» **What you are asked to do**: I need the lines below from the one with "- As to (f), the" down to the one with "- As to (g), the lender's" reproduced exactly, both ends included, and nothing else.

» **Data**:
====================

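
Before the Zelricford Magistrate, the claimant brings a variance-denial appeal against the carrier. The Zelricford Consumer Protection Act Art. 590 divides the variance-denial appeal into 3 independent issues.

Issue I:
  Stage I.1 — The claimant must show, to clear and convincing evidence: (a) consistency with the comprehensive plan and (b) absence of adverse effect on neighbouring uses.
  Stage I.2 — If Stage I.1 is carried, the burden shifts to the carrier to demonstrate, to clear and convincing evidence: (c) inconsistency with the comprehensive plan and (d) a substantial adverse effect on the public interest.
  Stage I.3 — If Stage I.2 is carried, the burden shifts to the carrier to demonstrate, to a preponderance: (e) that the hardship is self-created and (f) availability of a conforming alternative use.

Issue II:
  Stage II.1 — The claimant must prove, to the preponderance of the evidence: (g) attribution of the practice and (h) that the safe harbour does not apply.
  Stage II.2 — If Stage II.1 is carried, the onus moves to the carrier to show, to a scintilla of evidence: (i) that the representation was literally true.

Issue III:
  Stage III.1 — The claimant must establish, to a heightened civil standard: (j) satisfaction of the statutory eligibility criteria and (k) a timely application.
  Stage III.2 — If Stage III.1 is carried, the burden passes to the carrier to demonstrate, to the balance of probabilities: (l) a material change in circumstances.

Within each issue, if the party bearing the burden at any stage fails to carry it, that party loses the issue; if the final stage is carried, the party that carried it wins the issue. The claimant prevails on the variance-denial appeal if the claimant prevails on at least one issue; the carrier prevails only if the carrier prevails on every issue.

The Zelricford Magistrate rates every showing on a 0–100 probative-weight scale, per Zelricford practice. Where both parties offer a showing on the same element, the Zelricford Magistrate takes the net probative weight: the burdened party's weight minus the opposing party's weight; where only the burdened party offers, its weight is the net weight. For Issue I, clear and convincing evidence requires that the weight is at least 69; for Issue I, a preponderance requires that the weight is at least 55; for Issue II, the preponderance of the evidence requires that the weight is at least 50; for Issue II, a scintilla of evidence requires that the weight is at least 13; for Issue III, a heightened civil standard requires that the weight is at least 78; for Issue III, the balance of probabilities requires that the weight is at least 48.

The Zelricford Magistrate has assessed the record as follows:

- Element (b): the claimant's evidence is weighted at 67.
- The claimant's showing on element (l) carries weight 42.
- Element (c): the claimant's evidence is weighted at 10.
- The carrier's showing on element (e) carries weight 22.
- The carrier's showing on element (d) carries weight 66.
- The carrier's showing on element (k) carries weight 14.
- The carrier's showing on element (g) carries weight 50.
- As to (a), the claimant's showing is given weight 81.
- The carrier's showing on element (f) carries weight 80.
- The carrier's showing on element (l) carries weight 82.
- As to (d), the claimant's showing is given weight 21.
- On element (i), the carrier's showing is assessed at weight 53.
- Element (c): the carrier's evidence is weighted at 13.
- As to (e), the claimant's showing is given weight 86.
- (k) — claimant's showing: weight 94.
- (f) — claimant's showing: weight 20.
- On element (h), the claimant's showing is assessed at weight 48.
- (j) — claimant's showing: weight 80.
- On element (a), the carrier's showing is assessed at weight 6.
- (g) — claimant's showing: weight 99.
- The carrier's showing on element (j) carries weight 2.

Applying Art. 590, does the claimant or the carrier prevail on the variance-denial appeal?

claimant

— Issue I —
At Stage I.1 the claimant must meet clear and convincing evidence (weight is at least 69): on (a) the weight is 81 less the opposing 6 gives net 75, ≥ 69, so (a) meets the standard; on (b) the weight is 67, which does not reach 69, so (b) does not meet the standard.
  Stage I.1 not carried; the claimant fails its burden.
The analysis ends at Stage I.1; the carrier prevails on this issue.
— Issue II —
At Stage II.1 the claimant must meet the preponderance of the evidence (weight is at least 50): on (g) the weight is 99 less the opposing 50 gives net 49, < 50, so (g) does not meet the standard; on (h) the weight is 48, < 50, so (h) does not meet the standard.
  Not every element is met, so the claimant fails to carry Stage II.1.
The carrier prevails on this issue.
— Issue III —
Stage III.1 (claimant, a heightened civil standard, weight is at least 78): (j) net 80−2=78 ≥ 78 — meets; (k) net 94−14=80 ≥ 78 — meets.
  All elements met. The burden passes to the carrier.
Stage III.2 (carrier, the balance of probabilities, weight is at least 48): (l) net 82−42=40 < 48 — fails.
  Not every element is met, so the carrier fails to carry Stage III.2.
The claimant prevails on this issue.
Per-issue: Issue I → carrier; Issue II → carrier; Issue III → claimant. The claimant must prevail on at least one issue; overall, the claimant prevails.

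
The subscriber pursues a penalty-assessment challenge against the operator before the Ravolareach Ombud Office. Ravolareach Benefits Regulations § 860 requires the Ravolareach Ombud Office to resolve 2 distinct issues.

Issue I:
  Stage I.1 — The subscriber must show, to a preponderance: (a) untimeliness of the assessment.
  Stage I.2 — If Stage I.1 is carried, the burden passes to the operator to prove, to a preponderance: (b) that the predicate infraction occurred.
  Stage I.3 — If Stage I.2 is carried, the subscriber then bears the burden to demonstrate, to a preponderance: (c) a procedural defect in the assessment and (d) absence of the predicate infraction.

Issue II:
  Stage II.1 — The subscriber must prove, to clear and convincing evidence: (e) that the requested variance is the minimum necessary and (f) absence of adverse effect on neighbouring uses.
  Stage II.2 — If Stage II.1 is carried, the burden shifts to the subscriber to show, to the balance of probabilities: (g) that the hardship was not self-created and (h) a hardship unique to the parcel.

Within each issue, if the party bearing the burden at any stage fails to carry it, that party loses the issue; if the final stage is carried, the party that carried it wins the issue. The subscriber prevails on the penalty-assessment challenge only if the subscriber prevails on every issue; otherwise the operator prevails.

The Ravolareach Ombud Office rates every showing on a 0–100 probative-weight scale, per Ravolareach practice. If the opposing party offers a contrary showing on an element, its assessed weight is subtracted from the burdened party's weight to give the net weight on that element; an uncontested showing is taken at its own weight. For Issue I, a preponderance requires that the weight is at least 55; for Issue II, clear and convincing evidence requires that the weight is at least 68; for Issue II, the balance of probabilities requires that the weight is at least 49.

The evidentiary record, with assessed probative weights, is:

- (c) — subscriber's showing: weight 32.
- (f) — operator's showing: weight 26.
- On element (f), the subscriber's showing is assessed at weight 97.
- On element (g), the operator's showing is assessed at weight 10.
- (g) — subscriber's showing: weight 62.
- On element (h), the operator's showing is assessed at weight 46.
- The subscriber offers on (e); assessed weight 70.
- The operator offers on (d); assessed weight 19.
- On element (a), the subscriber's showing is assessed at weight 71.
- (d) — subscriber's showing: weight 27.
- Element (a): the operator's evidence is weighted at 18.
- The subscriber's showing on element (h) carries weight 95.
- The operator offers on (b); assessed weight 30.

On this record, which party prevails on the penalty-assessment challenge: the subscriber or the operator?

— Issue I —
At Stage I.1 the subscriber must meet a preponderance (weight is at least 55): on (a) the weight is 71 less the opposing 18 gives net 53, which does not reach 55, so (a) does not meet the standard.
  Not every element is met, so the subscriber fails to carry Stage I.1.
So the operator prevails on this issue.
— Issue II —
Stage II.1 — burden on subscriber; standard: clear and convincing evidence (weight is at least 68).
    (e): 70 ≥ 68 [met]
    (f): 97 − 26 = 71 ≥ 68 [met]
  Stage II.1 is satisfied; the subscriber continues to bear the burden.
Stage II.2 — burden on subscriber; standard: the balance of probabilities (weight is at least 49).
    (g): 62 − 10 = 52 ≥ 49 [met]
    (h): 95 − 46 = 49 ≥ 49 [met]
  The subscriber carries the last stage.
All stages carried — the subscriber prevails on this issue.
Per-issue: Issue I → operator; Issue II → subscriber. The subscriber must prevail on every issue; overall, the operator prevails.

operator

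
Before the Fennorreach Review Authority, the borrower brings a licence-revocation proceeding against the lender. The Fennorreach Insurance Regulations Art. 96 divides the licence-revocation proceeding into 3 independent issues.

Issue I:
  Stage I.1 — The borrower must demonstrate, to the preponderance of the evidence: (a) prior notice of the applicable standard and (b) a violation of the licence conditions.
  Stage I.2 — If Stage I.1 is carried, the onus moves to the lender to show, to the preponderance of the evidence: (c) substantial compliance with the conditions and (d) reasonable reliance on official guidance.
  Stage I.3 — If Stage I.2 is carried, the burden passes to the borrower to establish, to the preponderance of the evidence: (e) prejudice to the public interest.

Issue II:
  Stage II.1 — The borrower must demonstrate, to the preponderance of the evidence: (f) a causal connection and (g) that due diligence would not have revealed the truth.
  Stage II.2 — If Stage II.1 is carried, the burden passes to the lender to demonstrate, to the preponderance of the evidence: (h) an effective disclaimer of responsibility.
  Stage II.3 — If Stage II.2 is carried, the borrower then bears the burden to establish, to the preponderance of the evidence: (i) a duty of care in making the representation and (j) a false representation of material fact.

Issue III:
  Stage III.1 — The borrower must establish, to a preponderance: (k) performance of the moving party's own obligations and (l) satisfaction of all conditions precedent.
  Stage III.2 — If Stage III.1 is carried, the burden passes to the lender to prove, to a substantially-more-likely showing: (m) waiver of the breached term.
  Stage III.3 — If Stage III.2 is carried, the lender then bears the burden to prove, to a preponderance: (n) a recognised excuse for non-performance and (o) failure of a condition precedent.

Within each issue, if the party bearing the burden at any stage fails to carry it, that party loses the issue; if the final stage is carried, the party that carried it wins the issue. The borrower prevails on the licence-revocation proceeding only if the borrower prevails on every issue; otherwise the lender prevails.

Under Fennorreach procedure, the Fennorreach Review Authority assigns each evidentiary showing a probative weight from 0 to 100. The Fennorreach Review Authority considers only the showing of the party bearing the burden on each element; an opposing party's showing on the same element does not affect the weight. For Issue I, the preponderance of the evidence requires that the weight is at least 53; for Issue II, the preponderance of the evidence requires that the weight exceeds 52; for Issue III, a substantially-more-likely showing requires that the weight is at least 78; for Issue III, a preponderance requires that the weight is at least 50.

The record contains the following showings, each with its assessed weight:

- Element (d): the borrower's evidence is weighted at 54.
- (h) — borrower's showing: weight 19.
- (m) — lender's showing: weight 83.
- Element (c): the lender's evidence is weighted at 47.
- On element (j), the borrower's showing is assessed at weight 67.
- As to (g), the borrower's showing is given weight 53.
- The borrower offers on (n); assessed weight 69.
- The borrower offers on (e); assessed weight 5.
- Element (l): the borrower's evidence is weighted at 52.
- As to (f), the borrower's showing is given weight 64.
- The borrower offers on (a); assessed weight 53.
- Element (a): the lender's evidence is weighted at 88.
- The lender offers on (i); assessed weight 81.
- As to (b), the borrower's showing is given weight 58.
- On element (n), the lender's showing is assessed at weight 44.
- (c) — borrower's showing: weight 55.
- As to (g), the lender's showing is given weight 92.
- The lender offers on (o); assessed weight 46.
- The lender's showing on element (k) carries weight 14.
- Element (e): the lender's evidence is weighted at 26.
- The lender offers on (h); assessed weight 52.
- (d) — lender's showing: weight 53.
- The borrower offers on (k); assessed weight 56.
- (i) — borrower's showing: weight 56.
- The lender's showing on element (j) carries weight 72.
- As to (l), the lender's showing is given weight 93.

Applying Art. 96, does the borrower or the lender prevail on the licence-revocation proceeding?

borrower

— Issue I —
At Stage I.1 the borrower must meet the preponderance of the evidence (weight is at least 53): on (a) the weight is 53 (the lender's 88 is given no effect), ≥ 53, so (a) meets the standard; on (b) the weight is 58, ≥ 53, so (b) meets the standard.
  Stage I.1 is satisfied; the onus moves to the lender.
At Stage I.2 the lender must meet the preponderance of the evidence (weight is at least 53): on (c) the weight is 47 (the borrower's 55 is given no effect), which does not reach 53, so (c) does not meet the standard; on (d) the weight is 53 (the borrower's 54 is given no effect), which does reach 53, so (d) meets the standard.
  Not every element is met, so the lender fails to carry Stage I.2.
The analysis ends at Stage I.2; the borrower prevails on this issue.
— Issue II —
Stage II.1 (borrower, the preponderance of the evidence, weight exceeds 52): (f) 64 > 52 — meets; (g) 53 (lender's 92 disregarded) > 52 — meets.
  Stage II.1 carried; the burden shifts to the lender.
Stage II.2 (lender, the preponderance of the evidence, weight exceeds 52): (h) 52 (borrower's 19 disregarded) ≤ 52 — fails.
  The lender does not carry Stage II.2.
The analysis ends at Stage II.2; the borrower prevails on this issue.
— Issue III —
Stage III.1 — burden on borrower; standard: a preponderance (weight is at least 50).
    (k): 56 (lender's 14 disregarded) ≥ 50 [met]
    (l): 52 (lender's 93 disregarded) ≥ 50 [met]
  Stage III.1 is satisfied; the onus moves to the lender.
Stage III.2 — burden on lender; standard: a substantially-more-likely showing (weight is at least 78).
    (m): 83 ≥ 78 [met]
  Stage III.2 is satisfied; the lender continues to bear the burden.
Stage III.3 — burden on lender; standard: a preponderance (weight is at least 50).
    (n): 44 (borrower's 69 disregarded) < 50 [not met]
    (o): 46 < 50 [not met]
  Not every element is met, so the lender fails to carry Stage III.3.
The analysis ends at Stage III.3; the borrower prevails on this issue.
Per-issue: Issue I → borrower; Issue II → borrower; Issue III → borrower. The borrower must prevail on every issue; overall, the borrower prevails.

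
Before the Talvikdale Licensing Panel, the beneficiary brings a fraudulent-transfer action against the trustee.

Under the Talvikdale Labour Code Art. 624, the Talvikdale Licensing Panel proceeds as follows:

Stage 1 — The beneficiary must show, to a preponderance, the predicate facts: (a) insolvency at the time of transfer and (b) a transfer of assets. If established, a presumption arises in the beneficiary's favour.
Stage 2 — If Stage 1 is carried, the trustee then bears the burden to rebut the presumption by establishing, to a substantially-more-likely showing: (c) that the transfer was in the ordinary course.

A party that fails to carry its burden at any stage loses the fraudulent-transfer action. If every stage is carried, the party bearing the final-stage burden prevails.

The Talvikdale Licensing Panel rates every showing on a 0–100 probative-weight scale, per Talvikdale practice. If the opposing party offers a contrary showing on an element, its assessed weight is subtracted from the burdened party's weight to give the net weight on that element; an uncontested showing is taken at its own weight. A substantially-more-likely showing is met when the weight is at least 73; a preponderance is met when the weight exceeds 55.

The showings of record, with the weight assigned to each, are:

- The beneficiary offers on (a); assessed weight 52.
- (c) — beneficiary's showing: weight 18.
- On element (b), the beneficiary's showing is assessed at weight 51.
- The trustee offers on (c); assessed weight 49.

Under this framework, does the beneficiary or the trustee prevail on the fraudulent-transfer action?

trustee

At Stage 1 the beneficiary must meet a preponderance (weight exceeds 55): on (a) the weight is 52, ≤ 55, so (a) does not meet the standard; on (b) the weight is 51, which does not exceed 55, so (b) does not meet the standard.
  The beneficiary does not carry Stage 1.
The analysis ends at Stage 1; the trustee prevails.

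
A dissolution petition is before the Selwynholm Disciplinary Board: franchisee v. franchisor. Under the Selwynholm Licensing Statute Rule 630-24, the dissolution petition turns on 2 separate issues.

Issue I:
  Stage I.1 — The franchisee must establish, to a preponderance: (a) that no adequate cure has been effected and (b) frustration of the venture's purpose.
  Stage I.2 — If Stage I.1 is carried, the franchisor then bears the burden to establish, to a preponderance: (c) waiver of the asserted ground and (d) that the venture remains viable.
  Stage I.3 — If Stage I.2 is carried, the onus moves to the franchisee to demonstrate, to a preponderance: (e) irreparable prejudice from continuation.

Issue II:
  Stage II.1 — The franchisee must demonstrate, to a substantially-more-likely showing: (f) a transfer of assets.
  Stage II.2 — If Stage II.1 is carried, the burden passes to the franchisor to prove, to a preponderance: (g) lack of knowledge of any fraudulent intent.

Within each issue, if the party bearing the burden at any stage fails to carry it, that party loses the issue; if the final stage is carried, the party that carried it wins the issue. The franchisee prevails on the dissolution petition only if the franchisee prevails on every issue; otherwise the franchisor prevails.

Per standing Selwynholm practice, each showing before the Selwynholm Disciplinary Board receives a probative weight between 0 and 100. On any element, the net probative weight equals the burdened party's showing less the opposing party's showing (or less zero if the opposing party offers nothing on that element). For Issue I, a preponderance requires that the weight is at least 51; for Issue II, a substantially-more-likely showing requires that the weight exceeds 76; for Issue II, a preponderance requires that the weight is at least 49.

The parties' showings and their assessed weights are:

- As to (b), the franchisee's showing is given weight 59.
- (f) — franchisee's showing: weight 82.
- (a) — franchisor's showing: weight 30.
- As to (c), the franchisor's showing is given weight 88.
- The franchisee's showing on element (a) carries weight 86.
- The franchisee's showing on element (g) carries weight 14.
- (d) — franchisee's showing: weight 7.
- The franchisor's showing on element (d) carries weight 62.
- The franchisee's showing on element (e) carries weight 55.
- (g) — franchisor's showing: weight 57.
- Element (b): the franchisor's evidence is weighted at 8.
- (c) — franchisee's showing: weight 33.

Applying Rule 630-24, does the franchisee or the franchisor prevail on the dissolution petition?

franchisee

— Issue I —
Stage I.1 (franchisee, a preponderance, weight is at least 51): (a) net 86−30=56 ≥ 51 — meets; (b) net 59−8=51 ≥ 51 — meets.
  All elements met. The burden passes to the franchisor.
Stage I.2 (franchisor, a preponderance, weight is at least 51): (c) net 88−33=55 ≥ 51 — meets; (d) net 62−7=55 ≥ 51 — meets.
  All elements met. The burden passes to the franchisee.
Stage I.3 (franchisee, a preponderance, weight is at least 51): (e) 55 ≥ 51 — meets.
  Stage I.3 carried; the final stage is satisfied.
All stages carried — the franchisee prevails on this issue.
— Issue II —
Stage II.1 (franchisee, a substantially-more-likely showing, weight exceeds 76): (f) 82 > 76 — meets.
  Stage II.1 is satisfied; the onus moves to the franchisor.
Stage II.2 (franchisor, a preponderance, weight is at least 49): (g) net 57−14=43 < 49 — fails.
  Stage II.2 not carried; the franchisor fails its burden.
The analysis ends at Stage II.2; the franchisee prevails on this issue.
Per-issue: Issue I → franchisee; Issue II → franchisee. The franchisee must prevail on every issue; overall, the franchisee prevails.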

====================

» **Exercise output**:
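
- As to (f), the borrower's showing is given weight 64.
- The borrower offers on (a); assessed weight 53.
- Element (a): the lender's evidence is weighted at 88.
- The lender offers on (i); assessed weight 81.
- As to (b), the borrower's showing is given weight 58.
- On element (n), the lender's showing is assessed at weight 44.
- (c) — borrower's showing: weight 55.
- As to (g), the lender's showing is given weight 92.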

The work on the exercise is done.